─── RECORD EXTRACTS ───

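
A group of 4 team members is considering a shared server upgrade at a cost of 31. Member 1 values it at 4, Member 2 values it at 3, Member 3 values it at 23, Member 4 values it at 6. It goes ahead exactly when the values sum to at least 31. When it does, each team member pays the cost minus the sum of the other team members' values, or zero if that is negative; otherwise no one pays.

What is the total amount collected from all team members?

19

Total value 36 ≥ cost 31, so it is built.
Member 1: others sum to 32; max(0, 31 - 32) = 0.
Member 2: others sum to 33; max(0, 31 - 33) = 0.
Member 3: others sum to 13; max(0, 31 - 13) = 18.
Member 4: others sum to 30; max(0, 31 - 30) = 1.
Total collected = 0 + 0 + 18 + 1 = 19.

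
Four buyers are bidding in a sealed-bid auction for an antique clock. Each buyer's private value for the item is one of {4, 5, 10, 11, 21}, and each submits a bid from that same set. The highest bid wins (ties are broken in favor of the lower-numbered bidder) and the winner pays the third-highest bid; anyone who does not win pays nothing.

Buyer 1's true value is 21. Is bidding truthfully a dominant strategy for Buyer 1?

Yes

Check each profile of the others' bids and compare truth against every alternative bid.
Others bid (4, 4, 21): truth gives 17, best alternative gives 0.
Others bid (4, 21, 4): truth gives 17, best alternative gives 0.
Others bid (21, 4, 4): truth gives 17, best alternative gives 0.
Others bid (4, 5, 21): truth gives 16, best alternative gives 0.
Others bid (4, 21, 5): truth gives 16, best alternative gives 0.
Others bid (5, 4, 21): truth gives 16, best alternative gives 0.
(Remaining 119 profiles checked similarly; truth is weakly best in each.)
In every case the truthful bid is at least as good as any alternative, so it is a dominant strategy.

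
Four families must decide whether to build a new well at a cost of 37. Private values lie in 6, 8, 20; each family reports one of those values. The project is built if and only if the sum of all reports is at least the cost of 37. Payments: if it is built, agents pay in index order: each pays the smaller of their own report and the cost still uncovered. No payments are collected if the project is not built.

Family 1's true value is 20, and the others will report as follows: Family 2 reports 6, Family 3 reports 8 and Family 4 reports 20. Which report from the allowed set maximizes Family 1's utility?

Report 6: project built, pays 6, utility 20 - 6 = 14.
Report 8: project built, pays 8, utility 20 - 8 = 12.
Report 20: project built, pays 20, utility 20 - 20 = 0.
The best choice is 6 with utility 14.

6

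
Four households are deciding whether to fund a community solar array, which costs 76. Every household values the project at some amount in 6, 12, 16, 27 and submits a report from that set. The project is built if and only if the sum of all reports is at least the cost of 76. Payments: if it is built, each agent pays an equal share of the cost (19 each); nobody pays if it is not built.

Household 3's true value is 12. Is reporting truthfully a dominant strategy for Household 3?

No

Consider the case where Household 1 reports 12, Household 2 reports 27 and Household 4 reports 27.
Truthful report 12: project built, pays 19, utility 12 - 19 = -7.
Report 6 instead: project not built, utility 0.
Since 0 > -7, reporting 6 is strictly better here, so truthful reporting is not dominant.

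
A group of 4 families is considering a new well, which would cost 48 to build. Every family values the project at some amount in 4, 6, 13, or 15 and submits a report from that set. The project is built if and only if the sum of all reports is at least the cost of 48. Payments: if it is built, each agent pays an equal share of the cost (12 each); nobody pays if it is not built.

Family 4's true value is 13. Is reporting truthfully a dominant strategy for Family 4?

Consider the case where Family 1 reports 4, Family 2 reports 15 and Family 3 reports 15.
Truthful report 13: project not built, utility 0.
Report 15 instead: project built, pays 12, utility 13 - 12 = 1.
Since 1 > 0, reporting 15 is strictly better here, so truthful reporting is not dominant.

No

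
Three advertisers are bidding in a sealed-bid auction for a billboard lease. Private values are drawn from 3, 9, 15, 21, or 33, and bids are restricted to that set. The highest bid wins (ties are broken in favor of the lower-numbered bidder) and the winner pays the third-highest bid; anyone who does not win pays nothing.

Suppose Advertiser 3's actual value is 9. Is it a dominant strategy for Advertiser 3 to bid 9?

No

Consider the case where Advertiser 1 bids 3 and Advertiser 2 bids 9.
Truthful bid 9: loses, pays 0, utility 0.
Bid 15 instead: wins, pays 3, utility 9 - 3 = 6.
Since 6 > 0, bidding 15 is strictly better here, so truthful bidding is not dominant.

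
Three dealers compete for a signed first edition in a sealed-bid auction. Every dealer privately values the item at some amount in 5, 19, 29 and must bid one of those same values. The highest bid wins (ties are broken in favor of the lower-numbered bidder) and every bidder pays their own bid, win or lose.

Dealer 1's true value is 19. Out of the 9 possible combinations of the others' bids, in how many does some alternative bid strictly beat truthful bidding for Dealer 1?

6

Others bid (5, 5): truth gives 0; bid 5 gives 14 > 0. Violating.
Others bid (5, 29): truth gives -19; bid 5 gives -5 > -19. Violating.
Others bid (19, 29): truth gives -19; bid 5 gives -5 > -19. Violating.
Others bid (29, 5): truth gives -19; bid 5 gives -5 > -19. Violating.
Others bid (5, 19): truth gives 0; no alternative beats it.
Others bid (19, 5): truth gives 0; no alternative beats it.
(Checking all 9 profiles: 6 have a profitable deviation, 3 do not.)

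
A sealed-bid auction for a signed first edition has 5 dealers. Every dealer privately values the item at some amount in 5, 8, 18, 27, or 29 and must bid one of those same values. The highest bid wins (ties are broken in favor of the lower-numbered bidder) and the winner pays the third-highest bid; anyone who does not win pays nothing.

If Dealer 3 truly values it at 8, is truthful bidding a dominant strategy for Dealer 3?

No

Consider the case where Dealer 1 bids 5, Dealer 2 bids 5, Dealer 4 bids 5 and Dealer 5 bids 18.
Truthful bid 8: loses, pays 0, utility 0.
Bid 18 instead: wins, pays 5, utility 8 - 5 = 3.
Since 3 > 0, bidding 18 is strictly better here, so truthful bidding is not dominant.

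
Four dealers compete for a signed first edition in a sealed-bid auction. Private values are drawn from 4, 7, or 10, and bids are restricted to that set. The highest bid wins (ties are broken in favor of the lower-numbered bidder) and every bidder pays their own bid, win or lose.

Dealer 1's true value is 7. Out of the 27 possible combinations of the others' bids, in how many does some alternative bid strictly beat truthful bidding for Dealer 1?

20

Others bid (4, 4, 4): truth gives 0; bid 4 gives 3 > 0. Violating.
Others bid (4, 4, 10): truth gives -7; bid 10 gives -3 > -7. Violating.
Others bid (4, 7, 10): truth gives -7; bid 10 gives -3 > -7. Violating.
Others bid (4, 10, 4): truth gives -7; bid 10 gives -3 > -7. Violating.
Others bid (4, 4, 7): truth gives 0; no alternative beats it.
Others bid (4, 7, 4): truth gives 0; no alternative beats it.
(Checking all 27 profiles: 20 have a profitable deviation, 7 do not.)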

───

● **WHAT YOU WILL DO**
Every record, start to finish: reproduce it word for word.

● **TASK OUTPUT**
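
A group of 4 team members is considering a shared server upgrade at a cost of 31. Member 1 values it at 4, Member 2 values it at 3, Member 3 values it at 23, Member 4 values it at 6. It goes ahead exactly when the values sum to at least 31. When it does, each team member pays the cost minus the sum of the other team members' values, or zero if that is negative; otherwise no one pays.

What is the total amount collected from all team members?

19

Total value 36 ≥ cost 31, so it is built.
Member 1: others sum to 32; max(0, 31 - 32) = 0.
Member 2: others sum to 33; max(0, 31 - 33) = 0.
Member 3: others sum to 13; max(0, 31 - 13) = 18.
Member 4: others sum to 30; max(0, 31 - 30) = 1.
Total collected = 0 + 0 + 18 + 1 = 19.

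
Four buyers are bidding in a sealed-bid auction for an antique clock. Each buyer's private value for the item is one of {4, 5, 10, 11, 21}, and each submits a bid from that same set. The highest bid wins (ties are broken in favor of the lower-numbered bidder) and the winner pays the third-highest bid; anyone who does not win pays nothing.

Buyer 1's true value is 21. Is bidding truthfully a dominant strategy for Buyer 1?

Yes

Check each profile of the others' bids and compare truth against every alternative bid.
Others bid (4, 4, 21): truth gives 17, best alternative gives 0.
Others bid (4, 21, 4): truth gives 17, best alternative gives 0.
Others bid (21, 4, 4): truth gives 17, best alternative gives 0.
Others bid (4, 5, 21): truth gives 16, best alternative gives 0.
Others bid (4, 21, 5): truth gives 16, best alternative gives 0.
Others bid (5, 4, 21): truth gives 16, best alternative gives 0.
(Remaining 119 profiles checked similarly; truth is weakly best in each.)
In every case the truthful bid is at least as good as any alternative, so it is a dominant strategy.

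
Four families must decide whether to build a new well at a cost of 37. Private values lie in 6, 8, 20; each family reports one of those values. The project is built if and only if the sum of all reports is at least the cost of 37. Payments: if it is built, agents pay in index order: each pays the smaller of their own report and the cost still uncovered. No payments are collected if the project is not built.

Family 1's true value is 20, and the others will report as follows: Family 2 reports 6, Family 3 reports 8 and Family 4 reports 20. Which report from the allowed set maximizes Family 1's utility?

Report 6: project built, pays 6, utility 20 - 6 = 14.
Report 8: project built, pays 8, utility 20 - 8 = 12.
Report 20: project built, pays 20, utility 20 - 20 = 0.
The best choice is 6 with utility 14.

6

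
Four households are deciding whether to fund a community solar array, which costs 76. Every household values the project at some amount in 6, 12, 16, 27 and submits a report from that set. The project is built if and only if the sum of all reports is at least the cost of 76. Payments: if it is built, each agent pays an equal share of the cost (19 each); nobody pays if it is not built.

Household 3's true value is 12. Is reporting truthfully a dominant strategy for Household 3?

No

Consider the case where Household 1 reports 12, Household 2 reports 27 and Household 4 reports 27.
Truthful report 12: project built, pays 19, utility 12 - 19 = -7.
Report 6 instead: project not built, utility 0.
Since 0 > -7, reporting 6 is strictly better here, so truthful reporting is not dominant.

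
A group of 4 families is considering a new well, which would cost 48 to build. Every family values the project at some amount in 4, 6, 13, or 15 and submits a report from that set. The project is built if and only if the sum of all reports is at least the cost of 48. Payments: if it is built, each agent pays an equal share of the cost (12 each); nobody pays if it is not built.

Family 4's true value is 13. Is reporting truthfully a dominant strategy for Family 4?

Consider the case where Family 1 reports 4, Family 2 reports 15 and Family 3 reports 15.
Truthful report 13: project not built, utility 0.
Report 15 instead: project built, pays 12, utility 13 - 12 = 1.
Since 1 > 0, reporting 15 is strictly better here, so truthful reporting is not dominant.

No

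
Three advertisers are bidding in a sealed-bid auction for a billboard lease. Private values are drawn from 3, 9, 15, 21, or 33, and bids are restricted to that set. The highest bid wins (ties are broken in favor of the lower-numbered bidder) and the winner pays the third-highest bid; anyone who does not win pays nothing.

Suppose Advertiser 3's actual value is 9. Is it a dominant strategy for Advertiser 3 to bid 9?

No

Consider the case where Advertiser 1 bids 3 and Advertiser 2 bids 9.
Truthful bid 9: loses, pays 0, utility 0.
Bid 15 instead: wins, pays 3, utility 9 - 3 = 6.
Since 6 > 0, bidding 15 is strictly better here, so truthful bidding is not dominant.

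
Three dealers compete for a signed first edition in a sealed-bid auction. Every dealer privately values the item at some amount in 5, 19, 29 and must bid one of those same values. The highest bid wins (ties are broken in favor of the lower-numbered bidder) and every bidder pays their own bid, win or lose.

Dealer 1's true value is 19. Out of the 9 possible combinations of the others' bids, in how many does some alternative bid strictly beat truthful bidding for Dealer 1?

6

Others bid (5, 5): truth gives 0; bid 5 gives 14 > 0. Violating.
Others bid (5, 29): truth gives -19; bid 5 gives -5 > -19. Violating.
Others bid (19, 29): truth gives -19; bid 5 gives -5 > -19. Violating.
Others bid (29, 5): truth gives -19; bid 5 gives -5 > -19. Violating.
Others bid (5, 19): truth gives 0; no alternative beats it.
Others bid (19, 5): truth gives 0; no alternative beats it.
(Checking all 9 profiles: 6 have a profitable deviation, 3 do not.)

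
A sealed-bid auction for a signed first edition has 5 dealers. Every dealer privately values the item at some amount in 5, 8, 18, 27, or 29 and must bid one of those same values. The highest bid wins (ties are broken in favor of the lower-numbered bidder) and the winner pays the third-highest bid; anyone who does not win pays nothing.

If Dealer 3 truly values it at 8, is truthful bidding a dominant strategy for Dealer 3?

No

Consider the case where Dealer 1 bids 5, Dealer 2 bids 5, Dealer 4 bids 5 and Dealer 5 bids 18.
Truthful bid 8: loses, pays 0, utility 0.
Bid 18 instead: wins, pays 5, utility 8 - 5 = 3.
Since 3 > 0, bidding 18 is strictly better here, so truthful bidding is not dominant.

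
Four dealers compete for a signed first edition in a sealed-bid auction. Private values are drawn from 4, 7, or 10, and bids are restricted to that set. The highest bid wins (ties are broken in favor of the lower-numbered bidder) and every bidder pays their own bid, win or lose.

Dealer 1's true value is 7. Out of the 27 possible combinations of the others' bids, in how many does some alternative bid strictly beat truthful bidding for Dealer 1?

20

Others bid (4, 4, 4): truth gives 0; bid 4 gives 3 > 0. Violating.
Others bid (4, 4, 10): truth gives -7; bid 10 gives -3 > -7. Violating.
Others bid (4, 7, 10): truth gives -7; bid 10 gives -3 > -7. Violating.
Others bid (4, 10, 4): truth gives -7; bid 10 gives -3 > -7. Violating.
Others bid (4, 4, 7): truth gives 0; no alternative beats it.
Others bid (4, 7, 4): truth gives 0; no alternative beats it.
(Checking all 27 profiles: 20 have a profitable deviation, 7 do not.)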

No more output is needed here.